WHAT YOU ARE ASKED TO DO: Starting at the first entry, print everything through the last exactly.

# # # # #

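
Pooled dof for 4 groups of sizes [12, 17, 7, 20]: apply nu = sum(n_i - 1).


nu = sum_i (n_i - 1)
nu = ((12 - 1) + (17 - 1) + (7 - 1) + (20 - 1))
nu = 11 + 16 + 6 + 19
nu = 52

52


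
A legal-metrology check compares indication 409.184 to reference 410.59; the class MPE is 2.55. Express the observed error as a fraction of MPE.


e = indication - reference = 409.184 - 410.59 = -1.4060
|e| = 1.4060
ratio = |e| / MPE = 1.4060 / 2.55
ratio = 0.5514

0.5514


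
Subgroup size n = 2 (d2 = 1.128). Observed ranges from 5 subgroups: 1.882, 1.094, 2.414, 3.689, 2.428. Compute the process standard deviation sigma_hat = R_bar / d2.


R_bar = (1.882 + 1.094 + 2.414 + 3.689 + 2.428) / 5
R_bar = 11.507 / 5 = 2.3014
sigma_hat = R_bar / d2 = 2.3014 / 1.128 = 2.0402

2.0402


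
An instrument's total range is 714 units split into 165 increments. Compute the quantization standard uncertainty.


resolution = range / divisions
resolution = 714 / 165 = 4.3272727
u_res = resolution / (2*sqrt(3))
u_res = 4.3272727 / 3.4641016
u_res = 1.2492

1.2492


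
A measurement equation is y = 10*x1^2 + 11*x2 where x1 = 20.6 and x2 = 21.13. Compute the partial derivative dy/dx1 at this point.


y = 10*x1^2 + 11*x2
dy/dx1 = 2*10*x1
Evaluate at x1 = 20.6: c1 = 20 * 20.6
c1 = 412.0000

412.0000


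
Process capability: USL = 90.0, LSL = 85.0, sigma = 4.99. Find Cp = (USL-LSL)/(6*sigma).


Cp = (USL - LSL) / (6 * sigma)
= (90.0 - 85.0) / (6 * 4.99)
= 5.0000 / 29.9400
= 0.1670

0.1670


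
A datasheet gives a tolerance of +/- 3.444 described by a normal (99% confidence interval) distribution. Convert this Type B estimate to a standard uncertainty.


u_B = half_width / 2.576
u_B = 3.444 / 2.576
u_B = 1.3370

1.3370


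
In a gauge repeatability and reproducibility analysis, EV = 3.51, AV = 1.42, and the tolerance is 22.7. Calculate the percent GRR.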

# # # # #

TASK RESULT:
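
Pooled dof for 4 groups of sizes [12, 17, 7, 20]: apply nu = sum(n_i - 1).


nu = sum_i (n_i - 1)
nu = ((12 - 1) + (17 - 1) + (7 - 1) + (20 - 1))
nu = 11 + 16 + 6 + 19
nu = 52

52


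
A legal-metrology check compares indication 409.184 to reference 410.59; the class MPE is 2.55. Express the observed error as a fraction of MPE.


e = indication - reference = 409.184 - 410.59 = -1.4060
|e| = 1.4060
ratio = |e| / MPE = 1.4060 / 2.55
ratio = 0.5514

0.5514


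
Subgroup size n = 2 (d2 = 1.128). Observed ranges from 5 subgroups: 1.882, 1.094, 2.414, 3.689, 2.428. Compute the process standard deviation sigma_hat = R_bar / d2.


R_bar = (1.882 + 1.094 + 2.414 + 3.689 + 2.428) / 5
R_bar = 11.507 / 5 = 2.3014
sigma_hat = R_bar / d2 = 2.3014 / 1.128 = 2.0402

2.0402


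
An instrument's total range is 714 units split into 165 increments. Compute the quantization standard uncertainty.


resolution = range / divisions
resolution = 714 / 165 = 4.3272727
u_res = resolution / (2*sqrt(3))
u_res = 4.3272727 / 3.4641016
u_res = 1.2492

1.2492


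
A measurement equation is y = 10*x1^2 + 11*x2 where x1 = 20.6 and x2 = 21.13. Compute the partial derivative dy/dx1 at this point.


y = 10*x1^2 + 11*x2
dy/dx1 = 2*10*x1
Evaluate at x1 = 20.6: c1 = 20 * 20.6
c1 = 412.0000

412.0000


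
Process capability: USL = 90.0, LSL = 85.0, sigma = 4.99. Find Cp = (USL-LSL)/(6*sigma).


Cp = (USL - LSL) / (6 * sigma)
= (90.0 - 85.0) / (6 * 4.99)
= 5.0000 / 29.9400
= 0.1670

0.1670


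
A datasheet gives a tolerance of +/- 3.444 described by a normal (99% confidence interval) distribution. Convert this Type B estimate to a standard uncertainty.


u_B = half_width / 2.576
u_B = 3.444 / 2.576
u_B = 1.3370

1.3370


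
In a gauge repeatability and reproducibility analysis, EV = 3.51, AV = 1.42, and the tolerance is 22.7. Calculate the percent GRR.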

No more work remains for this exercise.